> _What you are asked to do_
Copy the records below word for word. Stop after the line that contains "4*a*f''(a) = -2*f'(a)".
#### Material for this task ####
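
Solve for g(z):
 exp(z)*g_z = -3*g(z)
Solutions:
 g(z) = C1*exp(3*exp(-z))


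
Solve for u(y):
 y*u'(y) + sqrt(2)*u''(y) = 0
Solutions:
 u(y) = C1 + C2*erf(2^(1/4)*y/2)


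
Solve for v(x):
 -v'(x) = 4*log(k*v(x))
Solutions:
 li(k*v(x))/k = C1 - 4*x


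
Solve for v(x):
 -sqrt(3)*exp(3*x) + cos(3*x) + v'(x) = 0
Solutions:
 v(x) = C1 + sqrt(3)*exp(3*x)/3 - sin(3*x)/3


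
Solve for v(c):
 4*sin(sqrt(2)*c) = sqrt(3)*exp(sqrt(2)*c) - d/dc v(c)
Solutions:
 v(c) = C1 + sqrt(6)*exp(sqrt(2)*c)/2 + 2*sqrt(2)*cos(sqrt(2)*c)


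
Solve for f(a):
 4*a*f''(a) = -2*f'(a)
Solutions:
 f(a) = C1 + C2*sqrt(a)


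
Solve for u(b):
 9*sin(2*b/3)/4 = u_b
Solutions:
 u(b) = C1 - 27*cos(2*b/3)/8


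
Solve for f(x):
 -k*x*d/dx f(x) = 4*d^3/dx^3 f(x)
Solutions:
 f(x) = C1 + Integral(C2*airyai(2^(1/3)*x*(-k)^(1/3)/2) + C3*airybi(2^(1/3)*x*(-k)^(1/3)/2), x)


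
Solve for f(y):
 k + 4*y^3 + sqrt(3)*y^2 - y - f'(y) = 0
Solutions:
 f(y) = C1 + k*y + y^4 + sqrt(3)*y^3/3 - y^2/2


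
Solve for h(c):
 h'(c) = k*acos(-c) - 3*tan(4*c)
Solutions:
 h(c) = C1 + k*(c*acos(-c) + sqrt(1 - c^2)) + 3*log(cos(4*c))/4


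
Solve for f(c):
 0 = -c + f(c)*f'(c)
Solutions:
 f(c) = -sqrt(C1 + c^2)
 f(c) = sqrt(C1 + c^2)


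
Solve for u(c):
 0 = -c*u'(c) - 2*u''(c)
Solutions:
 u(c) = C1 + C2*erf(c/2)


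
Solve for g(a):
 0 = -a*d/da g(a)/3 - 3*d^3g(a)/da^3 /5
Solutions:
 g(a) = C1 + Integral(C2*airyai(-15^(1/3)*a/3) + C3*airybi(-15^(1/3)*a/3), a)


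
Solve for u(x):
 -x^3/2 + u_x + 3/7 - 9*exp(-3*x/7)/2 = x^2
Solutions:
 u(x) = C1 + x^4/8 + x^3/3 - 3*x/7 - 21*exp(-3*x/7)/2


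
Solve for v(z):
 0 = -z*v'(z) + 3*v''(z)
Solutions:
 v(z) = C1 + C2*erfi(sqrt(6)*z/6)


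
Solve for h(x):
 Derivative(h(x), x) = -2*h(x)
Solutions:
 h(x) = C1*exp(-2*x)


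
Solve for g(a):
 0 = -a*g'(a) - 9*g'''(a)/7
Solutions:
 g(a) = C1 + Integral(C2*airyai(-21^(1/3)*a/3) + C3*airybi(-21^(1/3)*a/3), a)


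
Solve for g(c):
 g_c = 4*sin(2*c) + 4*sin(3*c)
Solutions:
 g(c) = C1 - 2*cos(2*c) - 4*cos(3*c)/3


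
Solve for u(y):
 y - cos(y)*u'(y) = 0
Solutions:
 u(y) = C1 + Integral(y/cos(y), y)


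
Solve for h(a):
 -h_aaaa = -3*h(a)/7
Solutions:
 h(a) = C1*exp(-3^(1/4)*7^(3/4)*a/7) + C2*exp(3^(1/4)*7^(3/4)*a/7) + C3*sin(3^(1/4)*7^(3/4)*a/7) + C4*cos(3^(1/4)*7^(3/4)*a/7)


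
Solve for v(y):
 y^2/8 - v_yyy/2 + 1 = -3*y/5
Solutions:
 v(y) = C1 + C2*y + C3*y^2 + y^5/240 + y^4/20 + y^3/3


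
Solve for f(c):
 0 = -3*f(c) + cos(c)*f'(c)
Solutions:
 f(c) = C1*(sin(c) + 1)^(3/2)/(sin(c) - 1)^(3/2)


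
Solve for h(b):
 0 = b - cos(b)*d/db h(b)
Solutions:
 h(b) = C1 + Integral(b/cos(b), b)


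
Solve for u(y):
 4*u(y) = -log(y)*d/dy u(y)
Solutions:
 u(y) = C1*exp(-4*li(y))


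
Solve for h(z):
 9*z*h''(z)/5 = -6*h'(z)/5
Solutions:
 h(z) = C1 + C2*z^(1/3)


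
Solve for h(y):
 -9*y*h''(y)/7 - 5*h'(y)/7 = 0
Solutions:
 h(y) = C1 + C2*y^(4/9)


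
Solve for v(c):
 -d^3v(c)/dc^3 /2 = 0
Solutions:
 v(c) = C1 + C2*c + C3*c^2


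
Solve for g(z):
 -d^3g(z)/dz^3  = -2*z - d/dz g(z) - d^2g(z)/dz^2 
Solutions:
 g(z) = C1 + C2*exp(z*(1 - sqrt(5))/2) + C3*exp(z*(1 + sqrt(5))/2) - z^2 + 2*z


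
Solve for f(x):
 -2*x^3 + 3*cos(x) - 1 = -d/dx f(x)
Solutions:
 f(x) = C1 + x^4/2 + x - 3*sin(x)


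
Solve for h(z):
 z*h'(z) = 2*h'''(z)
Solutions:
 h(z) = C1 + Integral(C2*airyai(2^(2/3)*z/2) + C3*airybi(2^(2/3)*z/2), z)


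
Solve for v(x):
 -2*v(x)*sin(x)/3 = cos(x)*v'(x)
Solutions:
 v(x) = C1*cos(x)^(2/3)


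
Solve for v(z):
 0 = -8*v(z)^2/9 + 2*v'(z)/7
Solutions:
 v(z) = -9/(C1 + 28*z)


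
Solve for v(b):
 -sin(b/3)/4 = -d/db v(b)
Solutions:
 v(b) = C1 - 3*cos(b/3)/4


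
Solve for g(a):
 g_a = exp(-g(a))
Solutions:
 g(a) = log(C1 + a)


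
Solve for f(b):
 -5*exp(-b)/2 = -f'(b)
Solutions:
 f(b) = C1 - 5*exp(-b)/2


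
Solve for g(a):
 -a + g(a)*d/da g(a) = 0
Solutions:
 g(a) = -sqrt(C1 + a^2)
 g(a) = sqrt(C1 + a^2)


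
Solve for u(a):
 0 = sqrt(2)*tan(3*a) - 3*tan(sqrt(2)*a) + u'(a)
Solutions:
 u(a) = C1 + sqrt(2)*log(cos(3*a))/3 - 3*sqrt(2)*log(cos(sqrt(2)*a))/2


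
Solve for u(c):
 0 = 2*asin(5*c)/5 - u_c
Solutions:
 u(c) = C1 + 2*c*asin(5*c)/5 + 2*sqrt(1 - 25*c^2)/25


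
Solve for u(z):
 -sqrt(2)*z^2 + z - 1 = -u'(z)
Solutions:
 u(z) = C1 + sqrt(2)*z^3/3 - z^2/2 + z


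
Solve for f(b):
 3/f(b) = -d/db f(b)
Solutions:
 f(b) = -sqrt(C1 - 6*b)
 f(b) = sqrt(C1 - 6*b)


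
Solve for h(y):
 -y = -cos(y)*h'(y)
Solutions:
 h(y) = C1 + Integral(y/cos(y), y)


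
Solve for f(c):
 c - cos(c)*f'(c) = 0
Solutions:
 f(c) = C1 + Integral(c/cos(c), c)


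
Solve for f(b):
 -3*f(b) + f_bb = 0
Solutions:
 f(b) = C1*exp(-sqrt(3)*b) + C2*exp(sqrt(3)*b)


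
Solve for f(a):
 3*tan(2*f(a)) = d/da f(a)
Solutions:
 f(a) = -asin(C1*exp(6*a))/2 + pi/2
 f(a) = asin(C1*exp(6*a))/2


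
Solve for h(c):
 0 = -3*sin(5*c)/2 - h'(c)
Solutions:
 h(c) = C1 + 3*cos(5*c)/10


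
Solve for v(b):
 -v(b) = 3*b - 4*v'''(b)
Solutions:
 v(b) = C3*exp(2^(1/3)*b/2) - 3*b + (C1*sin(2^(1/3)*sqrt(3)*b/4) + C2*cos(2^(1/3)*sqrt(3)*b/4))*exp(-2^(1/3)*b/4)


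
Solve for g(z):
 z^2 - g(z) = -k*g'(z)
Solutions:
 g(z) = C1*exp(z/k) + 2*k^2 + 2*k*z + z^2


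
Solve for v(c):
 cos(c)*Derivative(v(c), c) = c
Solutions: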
####
> _Solved problem_
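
Solve for g(z):
 exp(z)*g_z = -3*g(z)
Solutions:
 g(z) = C1*exp(3*exp(-z))


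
Solve for u(y):
 y*u'(y) + sqrt(2)*u''(y) = 0
Solutions:
 u(y) = C1 + C2*erf(2^(1/4)*y/2)


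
Solve for v(x):
 -v'(x) = 4*log(k*v(x))
Solutions:
 li(k*v(x))/k = C1 - 4*x


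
Solve for v(x):
 -sqrt(3)*exp(3*x) + cos(3*x) + v'(x) = 0
Solutions:
 v(x) = C1 + sqrt(3)*exp(3*x)/3 - sin(3*x)/3


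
Solve for v(c):
 4*sin(sqrt(2)*c) = sqrt(3)*exp(sqrt(2)*c) - d/dc v(c)
Solutions:
 v(c) = C1 + sqrt(6)*exp(sqrt(2)*c)/2 + 2*sqrt(2)*cos(sqrt(2)*c)


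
Solve for f(a):
 4*a*f''(a) = -2*f'(a)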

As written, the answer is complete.